Exercise prompt:
Only the lines from the line containing "Ca(s) | Ca2+(aq) || Na+(aq) | Na(s)" to the end of the records, both included, belong in the answer, copied exactly.

Saved data entries:
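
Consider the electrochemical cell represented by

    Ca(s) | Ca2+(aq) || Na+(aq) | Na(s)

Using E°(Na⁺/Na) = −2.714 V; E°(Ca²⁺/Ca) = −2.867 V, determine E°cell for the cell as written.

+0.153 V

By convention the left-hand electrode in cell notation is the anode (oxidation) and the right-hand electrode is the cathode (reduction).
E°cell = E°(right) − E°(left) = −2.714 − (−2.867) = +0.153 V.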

Solution below:
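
    Ca(s) | Ca2+(aq) || Na+(aq) | Na(s)

Using E°(Na⁺/Na) = −2.714 V; E°(Ca²⁺/Ca) = −2.867 V, determine E°cell for the cell as written.

+0.153 V

By convention the left-hand electrode in cell notation is the anode (oxidation) and the right-hand electrode is the cathode (reduction).
E°cell = E°(right) − E°(left) = −2.714 − (−2.867) = +0.153 V.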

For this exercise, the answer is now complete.